** SUPPLIED MATERIAL **
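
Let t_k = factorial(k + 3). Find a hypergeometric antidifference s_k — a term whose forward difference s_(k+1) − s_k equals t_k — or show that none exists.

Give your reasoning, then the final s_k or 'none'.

no hypergeometric antidifference exists

Ratio r(k) = k + 4.
Take A(k)=k + 4, B(k)=1, C(k)=1.
f must satisfy (k + 4)·f(k+1) − (1)·f(k) = 1.
d = -1 from the (1,0,0) case.
d = -1 < 0 ⇒ no nonzero polynomial f; not summable.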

** GOAL OF THE EXERCISE **
Could you reproduce every record exactly as it appears?

** ANSWER FOR THE TASK **
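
Let t_k = factorial(k + 3). Find a hypergeometric antidifference s_k — a term whose forward difference s_(k+1) − s_k equals t_k — or show that none exists.

Give your reasoning, then the final s_k or 'none'.

no hypergeometric antidifference exists

Ratio r(k) = k + 4.
Take A(k)=k + 4, B(k)=1, C(k)=1.
f must satisfy (k + 4)·f(k+1) − (1)·f(k) = 1.
d = -1 from the (1,0,0) case.
d = -1 < 0 ⇒ no nonzero polynomial f; not summable.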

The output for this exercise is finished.